Try it:
Take the data that follows and retype it word for word.

Material for the task:
[Start of Attachment]

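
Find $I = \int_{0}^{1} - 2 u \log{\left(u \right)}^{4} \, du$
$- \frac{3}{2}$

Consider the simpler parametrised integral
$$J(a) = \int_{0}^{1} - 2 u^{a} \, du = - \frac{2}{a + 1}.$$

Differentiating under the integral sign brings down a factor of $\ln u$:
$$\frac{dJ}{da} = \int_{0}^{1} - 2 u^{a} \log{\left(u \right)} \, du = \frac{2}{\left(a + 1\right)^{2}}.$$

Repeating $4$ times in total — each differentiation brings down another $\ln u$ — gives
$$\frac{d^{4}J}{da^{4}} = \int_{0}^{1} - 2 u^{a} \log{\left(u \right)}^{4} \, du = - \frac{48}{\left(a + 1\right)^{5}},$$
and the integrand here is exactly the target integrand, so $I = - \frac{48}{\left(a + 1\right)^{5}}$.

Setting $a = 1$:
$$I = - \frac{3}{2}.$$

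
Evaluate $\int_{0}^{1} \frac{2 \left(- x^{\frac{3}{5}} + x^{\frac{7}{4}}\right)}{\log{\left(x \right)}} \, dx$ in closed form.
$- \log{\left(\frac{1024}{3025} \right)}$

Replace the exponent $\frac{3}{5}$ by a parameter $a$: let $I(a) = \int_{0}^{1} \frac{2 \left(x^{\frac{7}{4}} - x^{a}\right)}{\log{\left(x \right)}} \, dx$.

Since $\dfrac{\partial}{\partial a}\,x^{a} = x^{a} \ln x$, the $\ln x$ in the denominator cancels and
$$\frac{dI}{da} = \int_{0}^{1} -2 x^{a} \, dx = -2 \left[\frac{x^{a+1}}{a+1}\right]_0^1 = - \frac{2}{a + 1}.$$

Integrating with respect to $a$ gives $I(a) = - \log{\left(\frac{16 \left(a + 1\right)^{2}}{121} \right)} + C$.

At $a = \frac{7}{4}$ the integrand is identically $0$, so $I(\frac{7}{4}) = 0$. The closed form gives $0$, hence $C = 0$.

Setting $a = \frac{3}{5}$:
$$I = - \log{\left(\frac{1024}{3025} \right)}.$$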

[End of Attachment]

Exercise response:
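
Find $I = \int_{0}^{1} - 2 u \log{\left(u \right)}^{4} \, du$
$- \frac{3}{2}$

Consider the simpler parametrised integral
$$J(a) = \int_{0}^{1} - 2 u^{a} \, du = - \frac{2}{a + 1}.$$

Differentiating under the integral sign brings down a factor of $\ln u$:
$$\frac{dJ}{da} = \int_{0}^{1} - 2 u^{a} \log{\left(u \right)} \, du = \frac{2}{\left(a + 1\right)^{2}}.$$

Repeating $4$ times in total — each differentiation brings down another $\ln u$ — gives
$$\frac{d^{4}J}{da^{4}} = \int_{0}^{1} - 2 u^{a} \log{\left(u \right)}^{4} \, du = - \frac{48}{\left(a + 1\right)^{5}},$$
and the integrand here is exactly the target integrand, so $I = - \frac{48}{\left(a + 1\right)^{5}}$.

Setting $a = 1$:
$$I = - \frac{3}{2}.$$

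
Evaluate $\int_{0}^{1} \frac{2 \left(- x^{\frac{3}{5}} + x^{\frac{7}{4}}\right)}{\log{\left(x \right)}} \, dx$ in closed form.
$- \log{\left(\frac{1024}{3025} \right)}$

Replace the exponent $\frac{3}{5}$ by a parameter $a$: let $I(a) = \int_{0}^{1} \frac{2 \left(x^{\frac{7}{4}} - x^{a}\right)}{\log{\left(x \right)}} \, dx$.

Since $\dfrac{\partial}{\partial a}\,x^{a} = x^{a} \ln x$, the $\ln x$ in the denominator cancels and
$$\frac{dI}{da} = \int_{0}^{1} -2 x^{a} \, dx = -2 \left[\frac{x^{a+1}}{a+1}\right]_0^1 = - \frac{2}{a + 1}.$$

Integrating with respect to $a$ gives $I(a) = - \log{\left(\frac{16 \left(a + 1\right)^{2}}{121} \right)} + C$.

At $a = \frac{7}{4}$ the integrand is identically $0$, so $I(\frac{7}{4}) = 0$. The closed form gives $0$, hence $C = 0$.

Setting $a = \frac{3}{5}$:
$$I = - \log{\left(\frac{1024}{3025} \right)}.$$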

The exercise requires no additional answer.